**Exercise brief:**
Each line in the entries that has the word "every" has to be copied.

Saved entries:
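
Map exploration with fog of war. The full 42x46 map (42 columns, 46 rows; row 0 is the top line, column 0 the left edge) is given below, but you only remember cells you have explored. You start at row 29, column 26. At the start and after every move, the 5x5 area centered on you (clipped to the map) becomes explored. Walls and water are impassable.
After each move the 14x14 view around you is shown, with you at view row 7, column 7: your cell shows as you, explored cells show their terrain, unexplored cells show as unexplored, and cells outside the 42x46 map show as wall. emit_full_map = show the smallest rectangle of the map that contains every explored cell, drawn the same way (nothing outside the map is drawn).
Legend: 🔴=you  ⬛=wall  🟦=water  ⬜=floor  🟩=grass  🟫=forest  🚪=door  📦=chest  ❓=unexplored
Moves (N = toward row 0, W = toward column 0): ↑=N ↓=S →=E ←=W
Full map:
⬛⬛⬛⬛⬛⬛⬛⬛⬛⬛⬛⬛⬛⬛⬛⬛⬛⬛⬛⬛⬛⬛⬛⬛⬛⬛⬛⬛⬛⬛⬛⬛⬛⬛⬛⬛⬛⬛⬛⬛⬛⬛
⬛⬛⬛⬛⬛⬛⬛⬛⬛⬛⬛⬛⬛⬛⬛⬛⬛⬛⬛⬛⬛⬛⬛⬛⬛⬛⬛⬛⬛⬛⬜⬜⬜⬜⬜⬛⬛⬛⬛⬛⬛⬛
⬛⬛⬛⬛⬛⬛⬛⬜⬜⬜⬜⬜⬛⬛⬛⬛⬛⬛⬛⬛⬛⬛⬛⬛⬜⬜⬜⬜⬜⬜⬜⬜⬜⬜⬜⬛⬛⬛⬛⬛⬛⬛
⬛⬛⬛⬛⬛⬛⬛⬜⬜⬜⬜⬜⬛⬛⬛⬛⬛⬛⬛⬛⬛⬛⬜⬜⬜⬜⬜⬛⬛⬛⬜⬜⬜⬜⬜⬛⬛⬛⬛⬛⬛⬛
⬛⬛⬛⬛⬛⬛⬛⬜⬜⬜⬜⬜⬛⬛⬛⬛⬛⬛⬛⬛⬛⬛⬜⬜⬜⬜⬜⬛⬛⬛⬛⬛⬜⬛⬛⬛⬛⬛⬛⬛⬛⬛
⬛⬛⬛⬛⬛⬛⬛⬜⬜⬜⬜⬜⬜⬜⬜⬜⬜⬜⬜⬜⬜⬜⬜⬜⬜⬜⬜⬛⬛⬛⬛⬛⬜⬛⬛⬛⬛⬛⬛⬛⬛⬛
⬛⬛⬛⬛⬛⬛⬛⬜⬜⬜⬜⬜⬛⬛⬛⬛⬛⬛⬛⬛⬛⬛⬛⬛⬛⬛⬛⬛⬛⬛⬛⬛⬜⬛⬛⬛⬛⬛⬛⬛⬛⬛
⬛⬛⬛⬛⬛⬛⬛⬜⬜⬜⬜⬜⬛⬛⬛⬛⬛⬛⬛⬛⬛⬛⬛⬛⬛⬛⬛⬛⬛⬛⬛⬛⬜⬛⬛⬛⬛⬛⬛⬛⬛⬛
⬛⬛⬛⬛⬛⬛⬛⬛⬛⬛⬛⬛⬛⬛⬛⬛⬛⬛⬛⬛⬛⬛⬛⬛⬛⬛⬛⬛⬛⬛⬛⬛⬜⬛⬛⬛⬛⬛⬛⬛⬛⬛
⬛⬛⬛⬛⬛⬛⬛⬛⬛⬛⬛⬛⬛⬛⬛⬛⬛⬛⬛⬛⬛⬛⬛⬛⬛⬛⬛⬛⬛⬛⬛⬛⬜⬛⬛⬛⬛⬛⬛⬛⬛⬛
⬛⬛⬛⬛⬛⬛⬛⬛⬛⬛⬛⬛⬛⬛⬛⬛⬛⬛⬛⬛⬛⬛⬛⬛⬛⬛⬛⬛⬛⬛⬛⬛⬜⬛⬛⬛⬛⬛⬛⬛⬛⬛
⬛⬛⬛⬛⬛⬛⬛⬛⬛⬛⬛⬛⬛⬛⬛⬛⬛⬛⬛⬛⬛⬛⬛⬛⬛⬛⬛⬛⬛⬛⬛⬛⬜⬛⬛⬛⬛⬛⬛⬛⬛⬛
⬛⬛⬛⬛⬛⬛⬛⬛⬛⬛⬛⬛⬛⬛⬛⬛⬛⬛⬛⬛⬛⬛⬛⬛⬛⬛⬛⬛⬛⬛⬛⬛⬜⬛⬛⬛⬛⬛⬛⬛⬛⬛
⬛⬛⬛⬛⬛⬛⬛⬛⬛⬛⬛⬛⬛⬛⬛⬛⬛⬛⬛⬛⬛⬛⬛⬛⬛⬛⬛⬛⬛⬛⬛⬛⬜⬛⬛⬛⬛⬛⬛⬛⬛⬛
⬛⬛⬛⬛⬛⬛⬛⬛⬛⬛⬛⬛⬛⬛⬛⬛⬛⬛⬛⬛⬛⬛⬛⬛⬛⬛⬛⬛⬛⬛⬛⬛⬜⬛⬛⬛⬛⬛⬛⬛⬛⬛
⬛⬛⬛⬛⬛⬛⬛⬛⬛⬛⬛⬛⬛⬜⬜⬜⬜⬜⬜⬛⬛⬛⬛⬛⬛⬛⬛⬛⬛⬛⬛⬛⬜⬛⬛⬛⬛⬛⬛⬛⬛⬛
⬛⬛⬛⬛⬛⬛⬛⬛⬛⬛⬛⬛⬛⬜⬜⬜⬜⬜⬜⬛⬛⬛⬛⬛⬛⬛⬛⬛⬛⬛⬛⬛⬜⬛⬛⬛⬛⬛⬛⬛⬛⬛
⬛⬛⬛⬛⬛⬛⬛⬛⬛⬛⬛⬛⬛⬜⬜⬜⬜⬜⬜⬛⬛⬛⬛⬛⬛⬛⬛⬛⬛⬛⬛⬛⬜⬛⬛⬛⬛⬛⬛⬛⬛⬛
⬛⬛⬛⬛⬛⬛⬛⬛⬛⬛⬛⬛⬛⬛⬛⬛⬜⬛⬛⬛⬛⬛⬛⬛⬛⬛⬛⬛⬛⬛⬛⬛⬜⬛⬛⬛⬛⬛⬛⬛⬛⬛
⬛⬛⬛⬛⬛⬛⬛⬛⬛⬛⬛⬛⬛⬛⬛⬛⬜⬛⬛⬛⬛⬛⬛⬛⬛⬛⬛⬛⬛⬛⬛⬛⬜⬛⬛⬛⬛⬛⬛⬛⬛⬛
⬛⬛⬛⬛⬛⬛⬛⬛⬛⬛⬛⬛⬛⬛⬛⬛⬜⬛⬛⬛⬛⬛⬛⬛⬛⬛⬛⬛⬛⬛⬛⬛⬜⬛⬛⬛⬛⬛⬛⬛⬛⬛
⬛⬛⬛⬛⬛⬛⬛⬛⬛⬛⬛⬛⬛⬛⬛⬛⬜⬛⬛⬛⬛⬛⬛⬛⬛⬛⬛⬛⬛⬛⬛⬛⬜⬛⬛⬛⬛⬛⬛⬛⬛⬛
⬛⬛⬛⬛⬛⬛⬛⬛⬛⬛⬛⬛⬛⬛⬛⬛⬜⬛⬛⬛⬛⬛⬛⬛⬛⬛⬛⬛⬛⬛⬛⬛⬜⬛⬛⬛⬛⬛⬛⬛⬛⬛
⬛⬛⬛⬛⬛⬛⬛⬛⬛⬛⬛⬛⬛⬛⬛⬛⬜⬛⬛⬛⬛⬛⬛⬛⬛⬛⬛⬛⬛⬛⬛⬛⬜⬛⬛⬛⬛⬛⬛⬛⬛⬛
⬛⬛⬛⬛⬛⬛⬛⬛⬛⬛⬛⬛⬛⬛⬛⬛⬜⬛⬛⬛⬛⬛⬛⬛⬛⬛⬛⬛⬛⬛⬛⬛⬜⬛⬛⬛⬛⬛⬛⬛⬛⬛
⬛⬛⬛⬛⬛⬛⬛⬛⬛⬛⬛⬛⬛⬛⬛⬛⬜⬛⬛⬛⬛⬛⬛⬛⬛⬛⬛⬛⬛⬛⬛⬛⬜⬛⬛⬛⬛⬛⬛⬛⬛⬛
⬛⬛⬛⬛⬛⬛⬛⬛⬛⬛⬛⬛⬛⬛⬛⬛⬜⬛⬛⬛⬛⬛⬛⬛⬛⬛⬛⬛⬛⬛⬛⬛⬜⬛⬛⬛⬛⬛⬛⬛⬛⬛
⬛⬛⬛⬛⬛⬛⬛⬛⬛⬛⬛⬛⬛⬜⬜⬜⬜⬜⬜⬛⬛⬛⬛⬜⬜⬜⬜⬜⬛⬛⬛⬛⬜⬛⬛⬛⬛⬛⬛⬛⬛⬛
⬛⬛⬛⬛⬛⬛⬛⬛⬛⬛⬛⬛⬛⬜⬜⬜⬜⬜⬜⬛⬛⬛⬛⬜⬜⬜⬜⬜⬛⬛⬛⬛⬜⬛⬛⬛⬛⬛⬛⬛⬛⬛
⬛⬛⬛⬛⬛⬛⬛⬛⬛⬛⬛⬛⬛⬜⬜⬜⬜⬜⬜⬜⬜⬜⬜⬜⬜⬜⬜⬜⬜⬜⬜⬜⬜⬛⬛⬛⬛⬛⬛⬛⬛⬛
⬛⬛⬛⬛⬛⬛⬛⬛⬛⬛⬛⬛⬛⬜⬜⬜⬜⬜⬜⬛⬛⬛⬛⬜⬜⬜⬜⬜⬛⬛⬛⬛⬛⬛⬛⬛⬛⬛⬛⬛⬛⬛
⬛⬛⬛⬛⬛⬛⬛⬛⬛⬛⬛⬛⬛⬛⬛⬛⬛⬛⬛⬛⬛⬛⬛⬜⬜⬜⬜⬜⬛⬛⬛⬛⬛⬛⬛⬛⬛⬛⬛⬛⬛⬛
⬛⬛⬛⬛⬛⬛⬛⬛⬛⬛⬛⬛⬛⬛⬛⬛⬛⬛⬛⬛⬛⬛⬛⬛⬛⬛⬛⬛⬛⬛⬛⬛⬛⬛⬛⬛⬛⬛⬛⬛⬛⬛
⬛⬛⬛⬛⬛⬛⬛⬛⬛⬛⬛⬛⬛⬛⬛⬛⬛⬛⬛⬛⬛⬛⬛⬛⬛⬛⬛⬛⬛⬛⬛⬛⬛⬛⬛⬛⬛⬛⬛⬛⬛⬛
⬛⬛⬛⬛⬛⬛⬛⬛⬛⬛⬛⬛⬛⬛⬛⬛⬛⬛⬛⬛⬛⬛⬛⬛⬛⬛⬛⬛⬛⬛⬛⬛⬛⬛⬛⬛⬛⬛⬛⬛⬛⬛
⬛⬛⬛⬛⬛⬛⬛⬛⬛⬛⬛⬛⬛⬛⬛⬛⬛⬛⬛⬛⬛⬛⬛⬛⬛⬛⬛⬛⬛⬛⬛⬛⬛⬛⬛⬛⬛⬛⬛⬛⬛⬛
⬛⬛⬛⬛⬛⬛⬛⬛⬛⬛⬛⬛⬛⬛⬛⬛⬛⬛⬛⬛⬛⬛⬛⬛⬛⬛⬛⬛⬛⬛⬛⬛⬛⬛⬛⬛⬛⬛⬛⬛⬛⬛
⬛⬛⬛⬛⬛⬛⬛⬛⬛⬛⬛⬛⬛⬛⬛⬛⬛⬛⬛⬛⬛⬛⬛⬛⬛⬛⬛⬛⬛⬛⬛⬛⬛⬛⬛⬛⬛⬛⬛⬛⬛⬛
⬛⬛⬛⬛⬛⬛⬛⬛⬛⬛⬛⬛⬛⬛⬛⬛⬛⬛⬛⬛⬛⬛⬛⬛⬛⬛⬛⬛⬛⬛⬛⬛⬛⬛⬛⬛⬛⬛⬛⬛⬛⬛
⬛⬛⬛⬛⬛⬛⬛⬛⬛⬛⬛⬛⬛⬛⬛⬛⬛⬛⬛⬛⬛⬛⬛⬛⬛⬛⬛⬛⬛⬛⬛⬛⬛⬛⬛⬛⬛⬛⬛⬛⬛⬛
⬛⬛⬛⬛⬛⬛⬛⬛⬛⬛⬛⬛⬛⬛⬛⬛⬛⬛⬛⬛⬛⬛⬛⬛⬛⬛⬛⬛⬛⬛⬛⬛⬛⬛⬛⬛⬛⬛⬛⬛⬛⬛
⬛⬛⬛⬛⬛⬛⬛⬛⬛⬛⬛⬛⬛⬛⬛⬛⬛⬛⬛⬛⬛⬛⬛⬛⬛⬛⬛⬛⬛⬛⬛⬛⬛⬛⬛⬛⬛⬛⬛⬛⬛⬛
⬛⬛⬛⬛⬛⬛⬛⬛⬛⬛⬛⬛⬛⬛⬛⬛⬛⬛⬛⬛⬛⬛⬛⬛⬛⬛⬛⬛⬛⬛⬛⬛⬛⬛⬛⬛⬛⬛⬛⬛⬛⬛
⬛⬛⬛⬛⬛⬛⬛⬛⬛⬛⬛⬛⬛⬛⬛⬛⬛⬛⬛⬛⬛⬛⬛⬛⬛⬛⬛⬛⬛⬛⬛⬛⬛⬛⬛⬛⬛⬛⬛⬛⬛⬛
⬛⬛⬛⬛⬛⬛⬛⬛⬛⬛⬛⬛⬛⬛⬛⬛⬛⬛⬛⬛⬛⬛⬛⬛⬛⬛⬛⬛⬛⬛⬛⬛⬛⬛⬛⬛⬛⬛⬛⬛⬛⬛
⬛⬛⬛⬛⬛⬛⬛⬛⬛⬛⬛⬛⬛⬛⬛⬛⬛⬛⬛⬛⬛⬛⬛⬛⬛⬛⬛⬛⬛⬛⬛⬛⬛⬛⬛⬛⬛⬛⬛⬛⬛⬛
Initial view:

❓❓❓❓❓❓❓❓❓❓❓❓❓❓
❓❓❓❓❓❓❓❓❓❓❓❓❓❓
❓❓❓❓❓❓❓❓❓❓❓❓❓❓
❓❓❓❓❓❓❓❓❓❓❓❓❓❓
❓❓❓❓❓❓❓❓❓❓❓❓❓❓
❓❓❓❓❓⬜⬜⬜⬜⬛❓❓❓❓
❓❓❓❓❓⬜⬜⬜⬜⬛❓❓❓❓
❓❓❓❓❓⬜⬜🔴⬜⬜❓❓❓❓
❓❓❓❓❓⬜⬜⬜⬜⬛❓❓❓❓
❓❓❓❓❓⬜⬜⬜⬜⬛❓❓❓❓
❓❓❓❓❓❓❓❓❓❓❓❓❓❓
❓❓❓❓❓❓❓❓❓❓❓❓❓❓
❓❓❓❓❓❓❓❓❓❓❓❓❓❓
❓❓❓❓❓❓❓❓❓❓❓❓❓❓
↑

❓❓❓❓❓❓❓❓❓❓❓❓❓❓
❓❓❓❓❓❓❓❓❓❓❓❓❓❓
❓❓❓❓❓❓❓❓❓❓❓❓❓❓
❓❓❓❓❓❓❓❓❓❓❓❓❓❓
❓❓❓❓❓❓❓❓❓❓❓❓❓❓
❓❓❓❓❓⬛⬛⬛⬛⬛❓❓❓❓
❓❓❓❓❓⬜⬜⬜⬜⬛❓❓❓❓
❓❓❓❓❓⬜⬜🔴⬜⬛❓❓❓❓
❓❓❓❓❓⬜⬜⬜⬜⬜❓❓❓❓
❓❓❓❓❓⬜⬜⬜⬜⬛❓❓❓❓
❓❓❓❓❓⬜⬜⬜⬜⬛❓❓❓❓
❓❓❓❓❓❓❓❓❓❓❓❓❓❓
❓❓❓❓❓❓❓❓❓❓❓❓❓❓
❓❓❓❓❓❓❓❓❓❓❓❓❓❓

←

❓❓❓❓❓❓❓❓❓❓❓❓❓❓
❓❓❓❓❓❓❓❓❓❓❓❓❓❓
❓❓❓❓❓❓❓❓❓❓❓❓❓❓
❓❓❓❓❓❓❓❓❓❓❓❓❓❓
❓❓❓❓❓❓❓❓❓❓❓❓❓❓
❓❓❓❓❓⬛⬛⬛⬛⬛⬛❓❓❓
❓❓❓❓❓⬜⬜⬜⬜⬜⬛❓❓❓
❓❓❓❓❓⬜⬜🔴⬜⬜⬛❓❓❓
❓❓❓❓❓⬜⬜⬜⬜⬜⬜❓❓❓
❓❓❓❓❓⬜⬜⬜⬜⬜⬛❓❓❓
❓❓❓❓❓❓⬜⬜⬜⬜⬛❓❓❓
❓❓❓❓❓❓❓❓❓❓❓❓❓❓
❓❓❓❓❓❓❓❓❓❓❓❓❓❓
❓❓❓❓❓❓❓❓❓❓❓❓❓❓

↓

❓❓❓❓❓❓❓❓❓❓❓❓❓❓
❓❓❓❓❓❓❓❓❓❓❓❓❓❓
❓❓❓❓❓❓❓❓❓❓❓❓❓❓
❓❓❓❓❓❓❓❓❓❓❓❓❓❓
❓❓❓❓❓⬛⬛⬛⬛⬛⬛❓❓❓
❓❓❓❓❓⬜⬜⬜⬜⬜⬛❓❓❓
❓❓❓❓❓⬜⬜⬜⬜⬜⬛❓❓❓
❓❓❓❓❓⬜⬜🔴⬜⬜⬜❓❓❓
❓❓❓❓❓⬜⬜⬜⬜⬜⬛❓❓❓
❓❓❓❓❓⬜⬜⬜⬜⬜⬛❓❓❓
❓❓❓❓❓❓❓❓❓❓❓❓❓❓
❓❓❓❓❓❓❓❓❓❓❓❓❓❓
❓❓❓❓❓❓❓❓❓❓❓❓❓❓
❓❓❓❓❓❓❓❓❓❓❓❓❓❓

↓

❓❓❓❓❓❓❓❓❓❓❓❓❓❓
❓❓❓❓❓❓❓❓❓❓❓❓❓❓
❓❓❓❓❓❓❓❓❓❓❓❓❓❓
❓❓❓❓❓⬛⬛⬛⬛⬛⬛❓❓❓
❓❓❓❓❓⬜⬜⬜⬜⬜⬛❓❓❓
❓❓❓❓❓⬜⬜⬜⬜⬜⬛❓❓❓
❓❓❓❓❓⬜⬜⬜⬜⬜⬜❓❓❓
❓❓❓❓❓⬜⬜🔴⬜⬜⬛❓❓❓
❓❓❓❓❓⬜⬜⬜⬜⬜⬛❓❓❓
❓❓❓❓❓⬛⬛⬛⬛⬛❓❓❓❓
❓❓❓❓❓❓❓❓❓❓❓❓❓❓
❓❓❓❓❓❓❓❓❓❓❓❓❓❓
❓❓❓❓❓❓❓❓❓❓❓❓❓❓
❓❓❓❓❓❓❓❓❓❓❓❓❓❓

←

❓❓❓❓❓❓❓❓❓❓❓❓❓❓
❓❓❓❓❓❓❓❓❓❓❓❓❓❓
❓❓❓❓❓❓❓❓❓❓❓❓❓❓
❓❓❓❓❓❓⬛⬛⬛⬛⬛⬛❓❓
❓❓❓❓❓❓⬜⬜⬜⬜⬜⬛❓❓
❓❓❓❓❓⬛⬜⬜⬜⬜⬜⬛❓❓
❓❓❓❓❓⬜⬜⬜⬜⬜⬜⬜❓❓
❓❓❓❓❓⬛⬜🔴⬜⬜⬜⬛❓❓
❓❓❓❓❓⬛⬜⬜⬜⬜⬜⬛❓❓
❓❓❓❓❓⬛⬛⬛⬛⬛⬛❓❓❓
❓❓❓❓❓❓❓❓❓❓❓❓❓❓
❓❓❓❓❓❓❓❓❓❓❓❓❓❓
❓❓❓❓❓❓❓❓❓❓❓❓❓❓
❓❓❓❓❓❓❓❓❓❓❓❓❓❓

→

❓❓❓❓❓❓❓❓❓❓❓❓❓❓
❓❓❓❓❓❓❓❓❓❓❓❓❓❓
❓❓❓❓❓❓❓❓❓❓❓❓❓❓
❓❓❓❓❓⬛⬛⬛⬛⬛⬛❓❓❓
❓❓❓❓❓⬜⬜⬜⬜⬜⬛❓❓❓
❓❓❓❓⬛⬜⬜⬜⬜⬜⬛❓❓❓
❓❓❓❓⬜⬜⬜⬜⬜⬜⬜❓❓❓
❓❓❓❓⬛⬜⬜🔴⬜⬜⬛❓❓❓
❓❓❓❓⬛⬜⬜⬜⬜⬜⬛❓❓❓
❓❓❓❓⬛⬛⬛⬛⬛⬛❓❓❓❓
❓❓❓❓❓❓❓❓❓❓❓❓❓❓
❓❓❓❓❓❓❓❓❓❓❓❓❓❓
❓❓❓❓❓❓❓❓❓❓❓❓❓❓
❓❓❓❓❓❓❓❓❓❓❓❓❓❓

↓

❓❓❓❓❓❓❓❓❓❓❓❓❓❓
❓❓❓❓❓❓❓❓❓❓❓❓❓❓
❓❓❓❓❓⬛⬛⬛⬛⬛⬛❓❓❓
❓❓❓❓❓⬜⬜⬜⬜⬜⬛❓❓❓
❓❓❓❓⬛⬜⬜⬜⬜⬜⬛❓❓❓
❓❓❓❓⬜⬜⬜⬜⬜⬜⬜❓❓❓
❓❓❓❓⬛⬜⬜⬜⬜⬜⬛❓❓❓
❓❓❓❓⬛⬜⬜🔴⬜⬜⬛❓❓❓
❓❓❓❓⬛⬛⬛⬛⬛⬛❓❓❓❓
❓❓❓❓❓⬛⬛⬛⬛⬛❓❓❓❓
❓❓❓❓❓❓❓❓❓❓❓❓❓❓
❓❓❓❓❓❓❓❓❓❓❓❓❓❓
❓❓❓❓❓❓❓❓❓❓❓❓❓❓
❓❓❓❓❓❓❓❓❓❓❓❓❓❓

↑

❓❓❓❓❓❓❓❓❓❓❓❓❓❓
❓❓❓❓❓❓❓❓❓❓❓❓❓❓
❓❓❓❓❓❓❓❓❓❓❓❓❓❓
❓❓❓❓❓⬛⬛⬛⬛⬛⬛❓❓❓
❓❓❓❓❓⬜⬜⬜⬜⬜⬛❓❓❓
❓❓❓❓⬛⬜⬜⬜⬜⬜⬛❓❓❓
❓❓❓❓⬜⬜⬜⬜⬜⬜⬜❓❓❓
❓❓❓❓⬛⬜⬜🔴⬜⬜⬛❓❓❓
❓❓❓❓⬛⬜⬜⬜⬜⬜⬛❓❓❓
❓❓❓❓⬛⬛⬛⬛⬛⬛❓❓❓❓
❓❓❓❓❓⬛⬛⬛⬛⬛❓❓❓❓
❓❓❓❓❓❓❓❓❓❓❓❓❓❓
❓❓❓❓❓❓❓❓❓❓❓❓❓❓
❓❓❓❓❓❓❓❓❓❓❓❓❓❓

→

❓❓❓❓❓❓❓❓❓❓❓❓❓❓
❓❓❓❓❓❓❓❓❓❓❓❓❓❓
❓❓❓❓❓❓❓❓❓❓❓❓❓❓
❓❓❓❓⬛⬛⬛⬛⬛⬛❓❓❓❓
❓❓❓❓⬜⬜⬜⬜⬜⬛❓❓❓❓
❓❓❓⬛⬜⬜⬜⬜⬜⬛❓❓❓❓
❓❓❓⬜⬜⬜⬜⬜⬜⬜❓❓❓❓
❓❓❓⬛⬜⬜⬜🔴⬜⬛❓❓❓❓
❓❓❓⬛⬜⬜⬜⬜⬜⬛❓❓❓❓
❓❓❓⬛⬛⬛⬛⬛⬛⬛❓❓❓❓
❓❓❓❓⬛⬛⬛⬛⬛❓❓❓❓❓
❓❓❓❓❓❓❓❓❓❓❓❓❓❓
❓❓❓❓❓❓❓❓❓❓❓❓❓❓
❓❓❓❓❓❓❓❓❓❓❓❓❓❓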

**Final answer:**
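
Map exploration with fog of war. The full 42x46 map (42 columns, 46 rows; row 0 is the top line, column 0 the left edge) is given below, but you only remember cells you have explored. You start at row 29, column 26. At the start and after every move, the 5x5 area centered on you (clipped to the map) becomes explored. Walls and water are impassable.
After each move the 14x14 view around you is shown, with you at view row 7, column 7: your cell shows as you, explored cells show their terrain, unexplored cells show as unexplored, and cells outside the 42x46 map show as wall. emit_full_map = show the smallest rectangle of the map that contains every explored cell, drawn the same way (nothing outside the map is drawn).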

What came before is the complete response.